▶ RECORDS SUPPLIED
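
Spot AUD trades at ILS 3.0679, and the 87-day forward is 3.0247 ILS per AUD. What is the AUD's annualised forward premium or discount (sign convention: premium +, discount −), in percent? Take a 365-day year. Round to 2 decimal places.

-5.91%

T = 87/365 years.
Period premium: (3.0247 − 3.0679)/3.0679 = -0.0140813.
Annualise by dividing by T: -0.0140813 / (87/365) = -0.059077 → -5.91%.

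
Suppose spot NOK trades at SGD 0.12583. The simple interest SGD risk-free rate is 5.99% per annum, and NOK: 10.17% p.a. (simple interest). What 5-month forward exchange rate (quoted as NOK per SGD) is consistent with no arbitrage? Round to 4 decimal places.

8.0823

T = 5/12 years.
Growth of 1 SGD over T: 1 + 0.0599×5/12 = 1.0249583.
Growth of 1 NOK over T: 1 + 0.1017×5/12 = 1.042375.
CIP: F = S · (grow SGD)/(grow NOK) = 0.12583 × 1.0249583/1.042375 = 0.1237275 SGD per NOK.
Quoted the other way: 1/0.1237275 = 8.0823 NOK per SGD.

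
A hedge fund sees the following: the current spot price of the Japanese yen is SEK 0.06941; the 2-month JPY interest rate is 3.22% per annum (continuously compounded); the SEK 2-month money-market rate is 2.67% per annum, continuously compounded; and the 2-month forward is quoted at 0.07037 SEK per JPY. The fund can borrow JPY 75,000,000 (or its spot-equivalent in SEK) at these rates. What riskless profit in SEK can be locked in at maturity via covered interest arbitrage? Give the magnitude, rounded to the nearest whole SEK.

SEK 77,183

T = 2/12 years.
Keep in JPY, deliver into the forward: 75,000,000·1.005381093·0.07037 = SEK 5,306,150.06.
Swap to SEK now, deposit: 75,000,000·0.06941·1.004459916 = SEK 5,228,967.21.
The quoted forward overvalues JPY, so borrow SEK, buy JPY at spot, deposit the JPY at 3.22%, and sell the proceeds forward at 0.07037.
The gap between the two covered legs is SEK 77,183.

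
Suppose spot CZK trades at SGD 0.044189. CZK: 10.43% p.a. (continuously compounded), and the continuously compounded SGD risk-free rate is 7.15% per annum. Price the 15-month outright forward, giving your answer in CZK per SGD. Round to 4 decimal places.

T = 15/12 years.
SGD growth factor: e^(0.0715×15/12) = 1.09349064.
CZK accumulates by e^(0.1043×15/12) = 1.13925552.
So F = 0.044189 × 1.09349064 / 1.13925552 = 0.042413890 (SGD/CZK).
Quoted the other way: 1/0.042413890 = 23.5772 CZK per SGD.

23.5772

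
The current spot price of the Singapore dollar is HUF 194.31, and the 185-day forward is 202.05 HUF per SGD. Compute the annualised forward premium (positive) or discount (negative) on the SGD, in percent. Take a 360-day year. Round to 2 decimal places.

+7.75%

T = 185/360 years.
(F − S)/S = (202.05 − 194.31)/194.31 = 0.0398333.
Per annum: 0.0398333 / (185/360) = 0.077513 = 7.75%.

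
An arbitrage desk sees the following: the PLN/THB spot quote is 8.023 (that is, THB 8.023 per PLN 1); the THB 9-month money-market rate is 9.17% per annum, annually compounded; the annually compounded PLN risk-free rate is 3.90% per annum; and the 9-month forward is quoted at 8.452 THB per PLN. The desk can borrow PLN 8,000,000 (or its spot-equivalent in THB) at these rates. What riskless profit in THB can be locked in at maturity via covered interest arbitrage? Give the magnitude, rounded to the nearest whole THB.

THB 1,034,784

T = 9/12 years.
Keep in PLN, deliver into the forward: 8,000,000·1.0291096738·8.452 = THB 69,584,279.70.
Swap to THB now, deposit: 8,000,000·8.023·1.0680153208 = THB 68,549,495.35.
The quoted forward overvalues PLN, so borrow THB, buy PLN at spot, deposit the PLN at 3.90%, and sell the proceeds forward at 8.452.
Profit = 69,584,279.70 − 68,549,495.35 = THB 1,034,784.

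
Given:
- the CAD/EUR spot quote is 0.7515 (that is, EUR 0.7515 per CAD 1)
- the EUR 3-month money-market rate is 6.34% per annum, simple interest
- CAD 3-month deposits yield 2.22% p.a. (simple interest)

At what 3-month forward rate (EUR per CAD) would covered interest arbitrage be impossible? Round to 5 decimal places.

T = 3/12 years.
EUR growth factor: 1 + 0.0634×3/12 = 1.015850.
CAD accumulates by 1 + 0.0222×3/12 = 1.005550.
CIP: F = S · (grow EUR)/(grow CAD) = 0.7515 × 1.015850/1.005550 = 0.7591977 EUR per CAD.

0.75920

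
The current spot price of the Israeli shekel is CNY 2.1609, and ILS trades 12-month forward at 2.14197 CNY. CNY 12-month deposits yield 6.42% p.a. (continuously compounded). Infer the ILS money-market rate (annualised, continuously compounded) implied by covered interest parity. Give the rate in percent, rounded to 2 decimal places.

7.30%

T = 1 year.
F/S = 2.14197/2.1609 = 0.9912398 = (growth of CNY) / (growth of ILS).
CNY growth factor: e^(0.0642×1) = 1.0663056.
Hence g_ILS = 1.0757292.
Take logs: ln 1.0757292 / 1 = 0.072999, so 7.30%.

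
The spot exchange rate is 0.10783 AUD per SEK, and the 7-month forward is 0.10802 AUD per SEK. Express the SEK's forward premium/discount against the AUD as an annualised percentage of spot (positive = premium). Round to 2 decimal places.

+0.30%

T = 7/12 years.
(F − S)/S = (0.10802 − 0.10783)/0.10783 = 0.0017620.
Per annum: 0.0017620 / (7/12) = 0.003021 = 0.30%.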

▶ WHAT YOU ARE ASKED TO DO
All records are to be restated exactly, from the first line to the last line.

▶ RESULT BELOW
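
Spot AUD trades at ILS 3.0679, and the 87-day forward is 3.0247 ILS per AUD. What is the AUD's annualised forward premium or discount (sign convention: premium +, discount −), in percent? Take a 365-day year. Round to 2 decimal places.

-5.91%

T = 87/365 years.
Period premium: (3.0247 − 3.0679)/3.0679 = -0.0140813.
Annualise by dividing by T: -0.0140813 / (87/365) = -0.059077 → -5.91%.

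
Suppose spot NOK trades at SGD 0.12583. The simple interest SGD risk-free rate is 5.99% per annum, and NOK: 10.17% p.a. (simple interest). What 5-month forward exchange rate (quoted as NOK per SGD) is consistent with no arbitrage? Round to 4 decimal places.

8.0823

T = 5/12 years.
Growth of 1 SGD over T: 1 + 0.0599×5/12 = 1.0249583.
Growth of 1 NOK over T: 1 + 0.1017×5/12 = 1.042375.
CIP: F = S · (grow SGD)/(grow NOK) = 0.12583 × 1.0249583/1.042375 = 0.1237275 SGD per NOK.
Quoted the other way: 1/0.1237275 = 8.0823 NOK per SGD.

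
A hedge fund sees the following: the current spot price of the Japanese yen is SEK 0.06941; the 2-month JPY interest rate is 3.22% per annum (continuously compounded); the SEK 2-month money-market rate is 2.67% per annum, continuously compounded; and the 2-month forward is quoted at 0.07037 SEK per JPY. The fund can borrow JPY 75,000,000 (or its spot-equivalent in SEK) at these rates. What riskless profit in SEK can be locked in at maturity via covered interest arbitrage? Give the magnitude, rounded to the nearest whole SEK.

SEK 77,183

T = 2/12 years.
Keep in JPY, deliver into the forward: 75,000,000·1.005381093·0.07037 = SEK 5,306,150.06.
Swap to SEK now, deposit: 75,000,000·0.06941·1.004459916 = SEK 5,228,967.21.
The quoted forward overvalues JPY, so borrow SEK, buy JPY at spot, deposit the JPY at 3.22%, and sell the proceeds forward at 0.07037.
The gap between the two covered legs is SEK 77,183.

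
Suppose spot CZK trades at SGD 0.044189. CZK: 10.43% p.a. (continuously compounded), and the continuously compounded SGD risk-free rate is 7.15% per annum. Price the 15-month outright forward, giving your answer in CZK per SGD. Round to 4 decimal places.

T = 15/12 years.
SGD growth factor: e^(0.0715×15/12) = 1.09349064.
CZK accumulates by e^(0.1043×15/12) = 1.13925552.
So F = 0.044189 × 1.09349064 / 1.13925552 = 0.042413890 (SGD/CZK).
Quoted the other way: 1/0.042413890 = 23.5772 CZK per SGD.

23.5772

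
The current spot price of the Singapore dollar is HUF 194.31, and the 185-day forward is 202.05 HUF per SGD. Compute the annualised forward premium (positive) or discount (negative) on the SGD, in percent. Take a 360-day year. Round to 2 decimal places.

+7.75%

T = 185/360 years.
(F − S)/S = (202.05 − 194.31)/194.31 = 0.0398333.
Per annum: 0.0398333 / (185/360) = 0.077513 = 7.75%.

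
An arbitrage desk sees the following: the PLN/THB spot quote is 8.023 (that is, THB 8.023 per PLN 1); the THB 9-month money-market rate is 9.17% per annum, annually compounded; the annually compounded PLN risk-free rate is 3.90% per annum; and the 9-month forward is quoted at 8.452 THB per PLN. The desk can borrow PLN 8,000,000 (or its spot-equivalent in THB) at these rates. What riskless profit in THB can be locked in at maturity via covered interest arbitrage? Give the magnitude, rounded to the nearest whole THB.

THB 1,034,784

T = 9/12 years.
Keep in PLN, deliver into the forward: 8,000,000·1.0291096738·8.452 = THB 69,584,279.70.
Swap to THB now, deposit: 8,000,000·8.023·1.0680153208 = THB 68,549,495.35.
The quoted forward overvalues PLN, so borrow THB, buy PLN at spot, deposit the PLN at 3.90%, and sell the proceeds forward at 8.452.
Profit = 69,584,279.70 − 68,549,495.35 = THB 1,034,784.

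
Given:
- the CAD/EUR spot quote is 0.7515 (that is, EUR 0.7515 per CAD 1)
- the EUR 3-month money-market rate is 6.34% per annum, simple interest
- CAD 3-month deposits yield 2.22% p.a. (simple interest)

At what 3-month forward rate (EUR per CAD) would covered interest arbitrage be impossible? Round to 5 decimal places.

T = 3/12 years.
EUR growth factor: 1 + 0.0634×3/12 = 1.015850.
CAD accumulates by 1 + 0.0222×3/12 = 1.005550.
CIP: F = S · (grow EUR)/(grow CAD) = 0.7515 × 1.015850/1.005550 = 0.7591977 EUR per CAD.

0.75920

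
The current spot price of the Israeli shekel is CNY 2.1609, and ILS trades 12-month forward at 2.14197 CNY. CNY 12-month deposits yield 6.42% p.a. (continuously compounded). Infer the ILS money-market rate (annualised, continuously compounded) implied by covered interest parity. Give the rate in percent, rounded to 2 decimal places.

7.30%

T = 1 year.
F/S = 2.14197/2.1609 = 0.9912398 = (growth of CNY) / (growth of ILS).
CNY growth factor: e^(0.0642×1) = 1.0663056.
Hence g_ILS = 1.0757292.
Take logs: ln 1.0757292 / 1 = 0.072999, so 7.30%.

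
The spot exchange rate is 0.10783 AUD per SEK, and the 7-month forward is 0.10802 AUD per SEK. Express the SEK's forward premium/discount against the AUD as an annualised percentage of spot (positive = premium). Round to 2 decimal places.

+0.30%

T = 7/12 years.
(F − S)/S = (0.10802 − 0.10783)/0.10783 = 0.0017620.
Per annum: 0.0017620 / (7/12) = 0.003021 = 0.30%.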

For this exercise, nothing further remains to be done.